Collected data:

%%

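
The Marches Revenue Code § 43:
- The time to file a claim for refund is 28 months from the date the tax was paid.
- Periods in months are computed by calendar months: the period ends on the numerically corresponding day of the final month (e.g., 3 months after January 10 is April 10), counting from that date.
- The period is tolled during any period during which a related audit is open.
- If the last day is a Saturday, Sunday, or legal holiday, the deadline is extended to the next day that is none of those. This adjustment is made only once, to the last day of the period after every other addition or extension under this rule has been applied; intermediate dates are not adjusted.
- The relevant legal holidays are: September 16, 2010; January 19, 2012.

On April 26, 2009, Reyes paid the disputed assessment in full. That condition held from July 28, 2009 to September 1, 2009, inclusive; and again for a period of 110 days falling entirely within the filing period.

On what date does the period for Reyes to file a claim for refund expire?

28 months after April 26, 2009 is August 26, 2011.
From July 28, 2009 through September 1, 2009 inclusive is 36 days; tolling adds 36 days: August 26, 2011 + 36 days = October 1, 2011.
Tolling adds 110 days: October 1, 2011 + 110 days = January 19, 2012.
January 19, 2012 is a listed holiday. The next qualifying day is January 20, 2012.

January 20, 2012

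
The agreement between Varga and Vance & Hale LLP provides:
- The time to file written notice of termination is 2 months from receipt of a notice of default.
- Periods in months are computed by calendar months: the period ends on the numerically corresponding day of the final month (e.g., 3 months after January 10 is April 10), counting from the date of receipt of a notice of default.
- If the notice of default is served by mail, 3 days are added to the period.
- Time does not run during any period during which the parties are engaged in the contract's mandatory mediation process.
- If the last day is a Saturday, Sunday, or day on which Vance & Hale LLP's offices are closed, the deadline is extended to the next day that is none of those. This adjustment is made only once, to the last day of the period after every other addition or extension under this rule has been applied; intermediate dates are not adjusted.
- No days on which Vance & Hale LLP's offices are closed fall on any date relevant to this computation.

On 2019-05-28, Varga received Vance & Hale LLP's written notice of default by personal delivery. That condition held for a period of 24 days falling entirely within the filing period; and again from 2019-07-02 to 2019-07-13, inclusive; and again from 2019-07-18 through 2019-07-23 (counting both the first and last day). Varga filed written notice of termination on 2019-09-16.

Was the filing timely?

2 months after 2019-05-28 is July 28, 2019.
Service was not by mail, so no mail extension applies.
Tolling adds 24 days: July 28, 2019 + 24 days = August 21, 2019.
From July 2, 2019 through July 13, 2019 inclusive is 12 days; tolling adds 12 days: August 21, 2019 + 12 days = September 2, 2019.
From July 18, 2019 through July 23, 2019 inclusive is 6 days; tolling adds 6 days: September 2, 2019 + 6 days = September 8, 2019.
September 8, 2019 is Sunday. The next qualifying day is September 9, 2019.
The deadline is September 9, 2019; the filing on September 16, 2019 is after that date.

No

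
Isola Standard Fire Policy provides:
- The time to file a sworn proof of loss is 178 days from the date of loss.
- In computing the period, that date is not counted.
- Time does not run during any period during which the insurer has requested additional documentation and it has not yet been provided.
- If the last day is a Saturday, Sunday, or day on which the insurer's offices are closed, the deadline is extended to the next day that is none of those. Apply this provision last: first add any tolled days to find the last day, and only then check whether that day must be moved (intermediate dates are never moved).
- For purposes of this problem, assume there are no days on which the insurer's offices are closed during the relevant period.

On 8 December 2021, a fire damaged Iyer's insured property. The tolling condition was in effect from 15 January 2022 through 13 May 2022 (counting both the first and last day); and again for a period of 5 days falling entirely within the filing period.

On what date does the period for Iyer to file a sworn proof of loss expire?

October 6, 2022

178 days after 8 December 2021 is June 4, 2022.
From January 15, 2022 through May 13, 2022 inclusive is 119 days; tolling adds 119 days: June 4, 2022 + 119 days = October 1, 2022.
Tolling adds 5 days: October 1, 2022 + 5 days = October 6, 2022.
October 6, 2022 is a Thursday and not a day on which the insurer's offices are closed, so no extension applies.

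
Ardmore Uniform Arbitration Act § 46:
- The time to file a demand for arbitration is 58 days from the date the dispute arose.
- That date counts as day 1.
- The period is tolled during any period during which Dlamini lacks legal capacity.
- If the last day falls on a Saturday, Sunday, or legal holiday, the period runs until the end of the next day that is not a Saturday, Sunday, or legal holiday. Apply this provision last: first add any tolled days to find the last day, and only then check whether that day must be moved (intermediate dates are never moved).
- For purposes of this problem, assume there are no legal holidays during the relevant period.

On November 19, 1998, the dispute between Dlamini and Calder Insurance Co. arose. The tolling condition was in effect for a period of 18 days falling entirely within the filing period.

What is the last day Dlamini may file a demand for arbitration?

Counting November 19, 1998 as day 1, day 58 is January 15, 1999.
Tolling adds 18 days: January 15, 1999 + 18 days = February 2, 1999.
February 2, 1999 is a Tuesday and not a legal holiday, so no extension applies.

February 2, 1999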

%%

Task prompt: Look through the data and gather every line with the string "written" in it.

Response to this task:
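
- The time to file written notice of termination is 2 months from receipt of a notice of default.
On 2019-05-28, Varga received Vance & Hale LLP's written notice of default by personal delivery. That condition held for a period of 24 days falling entirely within the filing period; and again from 2019-07-02 to 2019-07-13, inclusive; and again from 2019-07-18 through 2019-07-23 (counting both the first and last day). Varga filed written notice of termination on 2019-09-16.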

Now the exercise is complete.